Requirement: The output should be limited to the line holding "Relative to Earth, ship" and the lines after it through the end of the entries, each restated exactly.
Input for this task section start
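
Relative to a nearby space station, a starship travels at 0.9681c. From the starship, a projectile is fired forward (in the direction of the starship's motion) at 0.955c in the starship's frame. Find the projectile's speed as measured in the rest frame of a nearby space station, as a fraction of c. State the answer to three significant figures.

In units of c, u = (u' + v)/(1 + u'v) with u' = 0.955 and v = 0.9681.
Numerator: 0.955 + 0.9681 = 1.9231. Denominator: 1 + (0.955)(0.9681) = 1.9245355.
u = 1.9231/1.9245355 = 0.99925, so the speed is 0.999c.

0.999c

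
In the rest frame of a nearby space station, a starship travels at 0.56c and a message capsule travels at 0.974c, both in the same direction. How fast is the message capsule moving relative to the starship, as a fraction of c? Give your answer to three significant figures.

Transform to the starship's frame: u' = (u − v)/(1 − uv/c²).
u' = (0.974 − 0.56)/(1 − 0.974×0.56) = 0.414/0.45456 = 0.91077.
Speed in the starship's frame: 0.911c (in the same direction).

0.911c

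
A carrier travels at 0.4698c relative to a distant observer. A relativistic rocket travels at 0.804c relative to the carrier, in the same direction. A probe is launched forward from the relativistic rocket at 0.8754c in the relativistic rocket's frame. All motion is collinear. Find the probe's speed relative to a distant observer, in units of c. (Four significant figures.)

0.9948c

Apply u = (u'+v)/(1+u'v) twice. Probe in the carrier frame: (0.8754+0.804)/(1+0.8754·0.804) = 1.6794/1.7038216 = 0.98567c.
That velocity, transformed to the rest frame of a distant observer: (0.98567+0.4698)/(1+0.98567·0.4698) = 1.45547/1.463067766 = 0.99481c.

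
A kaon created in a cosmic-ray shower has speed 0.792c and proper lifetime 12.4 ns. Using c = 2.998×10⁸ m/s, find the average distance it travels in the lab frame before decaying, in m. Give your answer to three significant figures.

Lorentz factor: γ = (1 − 0.627264)^(−1/2) = 1.6379.
Lab-frame lifetime: Δt = γτ = 1.6379 × 12.4 ns = 20.31 ns.
Distance: d = vΔt = 0.792 × 2.998×10⁸ m/s × 2.0310×10^-8 s = 4.82 m.

4.82 m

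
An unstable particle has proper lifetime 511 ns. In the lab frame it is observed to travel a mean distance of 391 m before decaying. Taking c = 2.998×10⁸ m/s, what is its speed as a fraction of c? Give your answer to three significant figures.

0.931c

d = βγcτ ⇒ βγ = d/(cτ) = 391.0 m / (153.1978 m) = 2.5523.
β = (βγ)/√(1+(βγ)²) = 2.5523/√7.51424 = 0.931.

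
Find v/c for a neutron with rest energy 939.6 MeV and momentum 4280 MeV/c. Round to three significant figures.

pc/(mc²) = 4280/939.6 = 4.5551 = βγ = β/√(1−β²).
So β² = x²/(1 + x²) with x = 4.5551: x² = 20.7489, β² = 20.7489/21.7489 = 0.954021, β = 0.977.

0.977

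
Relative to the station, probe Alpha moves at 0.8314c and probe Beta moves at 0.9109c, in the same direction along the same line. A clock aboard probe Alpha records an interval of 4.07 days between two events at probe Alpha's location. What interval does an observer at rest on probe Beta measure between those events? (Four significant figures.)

4.308 days

The velocity of probe Alpha relative to probe Beta is (0.8314 − 0.9109)c / (1 − 0.8314×0.9109) = −0.32759c; relative speed 0.32759c.
γ for this relative speed: γ = 1/√(1 − 0.107315) = 1.0584.
The clock on probe Alpha records proper time, so probe Beta measures Δt = γΔτ = 1.0584 × 4.07 = 4.308 days.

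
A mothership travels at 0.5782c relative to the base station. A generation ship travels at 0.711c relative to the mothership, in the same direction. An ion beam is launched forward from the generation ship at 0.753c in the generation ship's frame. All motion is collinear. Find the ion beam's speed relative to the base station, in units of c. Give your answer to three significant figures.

0.987c

First combine the ion beam and generation ship (S''→S'): u₁ = (0.753 + 0.711)/(1 + 0.753×0.711) = 1.464/1.535383 = 0.95351.
Then combine with the mothership (S'→S): u = (0.95351 + 0.5782)/(1 + 0.95351×0.5782) = 1.53171/1.551319482 = 0.98736.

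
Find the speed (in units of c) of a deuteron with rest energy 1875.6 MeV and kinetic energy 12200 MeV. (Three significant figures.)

K = (γ−1)mc², so γ = 1 + 12200/1875.6 = 7.5046.
Then v/c = √(1 − γ⁻²) = √(1 − 0.017756) = √0.982244 = 0.991.

0.991c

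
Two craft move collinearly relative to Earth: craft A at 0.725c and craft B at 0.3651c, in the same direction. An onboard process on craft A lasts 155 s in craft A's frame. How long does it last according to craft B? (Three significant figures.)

Speed of craft A in craft B's frame: u = (v_A − v_B)/(1 − v_A v_B/c²) = (0.725 − 0.3651)/(1 − 0.725×0.3651) = 0.3599/0.7353025 = 0.48946; |u| = 0.48946c.
γ for this relative speed: γ = 1/√(1 − 0.239571) = 1.1468.
The clock on craft A records proper time, so craft B measures Δt = γΔτ = 1.1468 × 155 = 178 s.

178 s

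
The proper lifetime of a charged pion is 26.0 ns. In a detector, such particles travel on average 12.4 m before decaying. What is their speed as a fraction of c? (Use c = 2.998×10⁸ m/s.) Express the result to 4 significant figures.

Let x = d/(cτ) = 12.40 m / (2.998×10⁸ m/s × 2.600×10^-8 s) = 1.5908. Since d = βγcτ, x = βγ = β/√(1−β²).
Solving: β² = x²/(1+x²) = 2.53064/3.53064 = 0.716765, so β = 0.8466.

0.8466c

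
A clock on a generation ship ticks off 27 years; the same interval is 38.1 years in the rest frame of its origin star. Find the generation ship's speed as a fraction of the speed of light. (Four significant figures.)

γ = Δt/Δτ = 38.1/27 = 1.4111.
β = √(1 − 1/γ²) = √(1 − 0.502209) = √0.497791 = 0.7055.

0.7055c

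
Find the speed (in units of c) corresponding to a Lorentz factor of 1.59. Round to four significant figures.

β = √(1 − 1/γ²) = √(1 − 1/2.5281) = √0.604446 = 0.7775.

0.7775c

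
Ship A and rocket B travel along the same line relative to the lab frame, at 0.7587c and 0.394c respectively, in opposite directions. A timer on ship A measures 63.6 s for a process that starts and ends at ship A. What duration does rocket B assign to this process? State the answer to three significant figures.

Transform ship A's velocity into rocket B's frame: (0.7587 + 0.394)/(1 + 0.7587·0.394) = 1.1527/1.2989278, so the relative speed is 0.88742c.
At |u| = 0.88742c, γ = (1 − 0.787514)^(−1/2) = 2.1694.
The clock on ship A records proper time, so rocket B measures Δt = γΔτ = 2.1694 × 63.6 = 138 s.

138 s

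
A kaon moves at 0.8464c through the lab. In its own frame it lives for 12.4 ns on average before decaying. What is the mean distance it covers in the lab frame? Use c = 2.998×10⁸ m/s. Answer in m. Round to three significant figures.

5.91 m

Lorentz factor: γ = (1 − 0.71639296)^(−1/2) = 1.8778.
Lab-frame lifetime: Δt = γτ = 1.8778 × 12.4 ns = 23.285 ns.
Distance: d = vΔt = 0.8464 × 2.998×10⁸ m/s × 2.3285×10^-8 s = 5.91 m.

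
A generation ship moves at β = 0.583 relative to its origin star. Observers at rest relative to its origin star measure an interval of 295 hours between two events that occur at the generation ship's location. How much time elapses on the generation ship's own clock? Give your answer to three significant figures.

240 hours

β² = 0.339889, so γ = 1/√0.660111 = 1.2308.
The generation ship's clock runs slow as seen from its origin star, so Δτ = Δt/γ = 295/1.2308 = 240 hours.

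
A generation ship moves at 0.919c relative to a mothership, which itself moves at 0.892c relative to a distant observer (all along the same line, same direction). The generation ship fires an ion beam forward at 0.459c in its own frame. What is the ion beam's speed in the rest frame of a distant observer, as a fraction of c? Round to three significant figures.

0.998c

First combine the ion beam and generation ship (S''→S'): u₁ = (0.459 + 0.919)/(1 + 0.459×0.919) = 1.378/1.421821 = 0.96918.
Then combine with the mothership (S'→S): u = (0.96918 + 0.892)/(1 + 0.96918×0.892) = 1.86118/1.86450856 = 0.99821.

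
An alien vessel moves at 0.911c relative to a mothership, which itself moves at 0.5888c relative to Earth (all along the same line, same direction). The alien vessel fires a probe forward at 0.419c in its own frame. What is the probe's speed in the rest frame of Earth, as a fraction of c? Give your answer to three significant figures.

0.990c

First combine the probe and alien vessel (S''→S'): u₁ = (0.419 + 0.911)/(1 + 0.419×0.911) = 1.33/1.381709 = 0.96258.
Then combine with the mothership (S'→S): u = (0.96258 + 0.5888)/(1 + 0.96258×0.5888) = 1.55138/1.566767104 = 0.99018.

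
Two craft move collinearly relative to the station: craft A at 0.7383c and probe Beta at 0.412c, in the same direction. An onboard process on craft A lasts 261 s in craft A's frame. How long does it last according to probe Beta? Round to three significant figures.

Transform craft A's velocity into probe Beta's frame: (0.7383 − 0.412)/(1 − 0.7383·0.412) = 0.3263/0.6958204, so the relative speed is 0.46894c.
At |u| = 0.46894c, γ = (1 − 0.219905)^(−1/2) = 1.1322.
Craft A's interval is proper; time dilation gives Δt_B = γΔτ = 1.1322 × 261 s = 296 s.

296 s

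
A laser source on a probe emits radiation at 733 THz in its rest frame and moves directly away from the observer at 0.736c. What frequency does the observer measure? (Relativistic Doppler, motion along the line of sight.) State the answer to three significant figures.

286 THz

Relativistic Doppler (source moving away): f_obs = f_src · √((1−β)/(1+β)).
With β = 0.736: factor = √(0.264/1.736) = 0.38997.
f_obs = 733 × 0.38997 = 286 THz.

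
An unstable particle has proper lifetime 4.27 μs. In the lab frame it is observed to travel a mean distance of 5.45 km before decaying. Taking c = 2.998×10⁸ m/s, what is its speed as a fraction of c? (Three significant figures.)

d = βγcτ ⇒ βγ = d/(cτ) = 5450 m / (1280.146 m) = 4.2573.
β = (βγ)/√(1+(βγ)²) = 4.2573/√19.1246 = 0.974.

0.974c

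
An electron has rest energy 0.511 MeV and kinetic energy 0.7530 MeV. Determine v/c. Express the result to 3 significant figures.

K = (γ−1)mc², so γ = 1 + 0.7530/0.511 = 2.4736.
Then v/c = √(1 − γ⁻²) = √(1 − 0.163433) = √0.836567 = 0.915.

0.915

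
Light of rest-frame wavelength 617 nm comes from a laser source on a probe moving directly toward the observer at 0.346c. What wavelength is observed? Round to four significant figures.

Relativistic Doppler for wavelength: λ_obs = λ_src · √((1−β)/(1+β)).
With β = 0.346: factor = √(0.654/1.346) = 0.69705.
λ_obs = 617 × 0.69705 = 430.1 nm.

430.1 nm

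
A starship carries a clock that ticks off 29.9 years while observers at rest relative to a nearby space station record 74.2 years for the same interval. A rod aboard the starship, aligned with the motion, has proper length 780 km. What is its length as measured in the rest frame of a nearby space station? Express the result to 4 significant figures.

314.3 km

γ = Δt/Δτ = 74.2/29.9 = 2.48161.
L = L₀/γ = 780/2.48161 = 314.3 km.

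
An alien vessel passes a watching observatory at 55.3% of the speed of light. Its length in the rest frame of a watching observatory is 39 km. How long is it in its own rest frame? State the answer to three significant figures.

β² = 0.305809, so γ = 1/√0.694191 = 1.2002.
Proper length: L₀ = γ·L = 1.2002 × 39 = 46.8 km.

46.8 km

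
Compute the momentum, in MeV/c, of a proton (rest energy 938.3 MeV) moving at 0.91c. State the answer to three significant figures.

Lorentz factor: γ = (1 − 0.8281)^(−1/2) = 2.4119.
Momentum: p = γβ·mc = 2.4119 × 0.91 × 938.3 MeV/c = 2060 MeV/c.

2060 MeV/c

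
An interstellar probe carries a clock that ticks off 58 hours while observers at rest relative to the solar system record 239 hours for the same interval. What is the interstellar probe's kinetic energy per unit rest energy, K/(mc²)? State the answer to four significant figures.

γ = Δt/Δτ = 239/58 = 4.12069.
K/(mc²) = γ − 1 = 4.12069 − 1 = 3.121.

3.121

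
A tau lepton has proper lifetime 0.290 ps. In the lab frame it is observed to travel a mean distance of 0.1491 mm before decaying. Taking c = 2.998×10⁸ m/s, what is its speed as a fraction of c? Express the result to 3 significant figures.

0.864c

d = βγcτ ⇒ βγ = d/(cτ) = 1.491×10^-4 m / (8.6942×10^-5 m) = 1.7149.
β = (βγ)/√(1+(βγ)²) = 1.7149/√3.94088 = 0.864.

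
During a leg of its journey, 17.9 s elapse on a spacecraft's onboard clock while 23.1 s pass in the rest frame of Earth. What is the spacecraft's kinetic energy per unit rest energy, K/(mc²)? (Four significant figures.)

γ = Δt/Δτ = 23.1/17.9 = 1.2905.
Since K = (γ−1)mc², K/(mc²) = 1.2905 − 1 = 0.2905.

0.2905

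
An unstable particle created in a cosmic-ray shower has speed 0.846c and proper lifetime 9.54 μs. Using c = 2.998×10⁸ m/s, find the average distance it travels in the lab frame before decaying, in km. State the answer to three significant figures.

With β = 0.846, γ = 1/√(1 − 0.846²) = 1/√0.284284 = 1.8755.
Lab-frame lifetime: Δt = γτ = 1.8755 × 9.54 μs = 17.892 μs.
Distance: d = vΔt = 0.846 × 2.998×10⁸ m/s × 1.7892×10^-5 s = 4540 m = 4.54 km.

4.54 km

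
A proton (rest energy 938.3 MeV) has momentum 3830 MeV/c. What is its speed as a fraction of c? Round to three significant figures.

pc/(mc²) = 3830/938.3 = 4.0819 = βγ = β/√(1−β²).
So β² = x²/(1 + x²) with x = 4.0819: x² = 16.6619, β² = 16.6619/17.6619 = 0.943381, β = 0.971.

0.971c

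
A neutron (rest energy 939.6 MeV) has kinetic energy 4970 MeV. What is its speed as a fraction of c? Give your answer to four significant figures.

K = (γ−1)mc², so γ = 1 + 4970/939.6 = 6.2895.
Then v/c = √(1 − γ⁻²) = √(1 − 0.0252795) = √0.9747205 = 0.9873.

0.9873c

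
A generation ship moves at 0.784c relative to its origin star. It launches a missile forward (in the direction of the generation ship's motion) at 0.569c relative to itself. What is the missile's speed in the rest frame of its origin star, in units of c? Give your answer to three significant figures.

In units of c, u = (u' + v)/(1 + u'v) with u' = 0.569 and v = 0.784.
Numerator: 0.569 + 0.784 = 1.353. Denominator: 1 + (0.569)(0.784) = 1.446096.
u = 1.353/1.446096 = 0.93562, so the speed is 0.936c.

0.936c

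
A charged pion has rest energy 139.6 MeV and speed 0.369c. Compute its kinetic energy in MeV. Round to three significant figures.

10.6 MeV

β² = 0.136161, so γ = 1/√0.863839 = 1.075929.
Kinetic energy: K = (γ − 1)mc² = (1.075929 − 1) × 139.6 MeV = 0.075929 × 139.6 = 10.6 MeV.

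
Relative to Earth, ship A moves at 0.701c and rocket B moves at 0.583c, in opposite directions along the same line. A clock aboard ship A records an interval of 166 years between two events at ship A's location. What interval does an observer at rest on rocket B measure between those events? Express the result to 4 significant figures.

403.6 years

Transform ship A's velocity into rocket B's frame: (0.701 + 0.583)/(1 + 0.701·0.583) = 1.284/1.408683, so the relative speed is 0.91149c.
At |u| = 0.91149c, γ = (1 − 0.830814)^(−1/2) = 2.4312.
Ship A's interval is proper; time dilation gives Δt_B = γΔτ = 2.4312 × 166 years = 403.6 years.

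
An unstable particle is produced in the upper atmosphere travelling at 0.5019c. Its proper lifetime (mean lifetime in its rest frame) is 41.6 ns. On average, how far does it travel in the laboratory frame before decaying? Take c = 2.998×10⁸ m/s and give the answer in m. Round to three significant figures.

7.24 m

γ = 1/√(1 − β²) = 1/√(1 − 0.25190361) = 1/√0.74809639 = 1/0.864926 = 1.1562.
Lab-frame lifetime: Δt = γτ = 1.1562 × 41.6 ns = 48.098 ns.
Distance: d = vΔt = 0.5019 × 2.998×10⁸ m/s × 4.8098×10^-8 s = 7.24 m.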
Input for this task section end
Task response:
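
Relative to Earth, ship A moves at 0.701c and rocket B moves at 0.583c, in opposite directions along the same line. A clock aboard ship A records an interval of 166 years between two events at ship A's location. What interval does an observer at rest on rocket B measure between those events? Express the result to 4 significant figures.

403.6 years

Transform ship A's velocity into rocket B's frame: (0.701 + 0.583)/(1 + 0.701·0.583) = 1.284/1.408683, so the relative speed is 0.91149c.
At |u| = 0.91149c, γ = (1 − 0.830814)^(−1/2) = 2.4312.
Ship A's interval is proper; time dilation gives Δt_B = γΔτ = 2.4312 × 166 years = 403.6 years.

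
An unstable particle is produced in the upper atmosphere travelling at 0.5019c. Its proper lifetime (mean lifetime in its rest frame) is 41.6 ns. On average, how far does it travel in the laboratory frame before decaying? Take c = 2.998×10⁸ m/s and give the answer in m. Round to three significant figures.

7.24 m

γ = 1/√(1 − β²) = 1/√(1 − 0.25190361) = 1/√0.74809639 = 1/0.864926 = 1.1562.
Lab-frame lifetime: Δt = γτ = 1.1562 × 41.6 ns = 48.098 ns.
Distance: d = vΔt = 0.5019 × 2.998×10⁸ m/s × 4.8098×10^-8 s = 7.24 m.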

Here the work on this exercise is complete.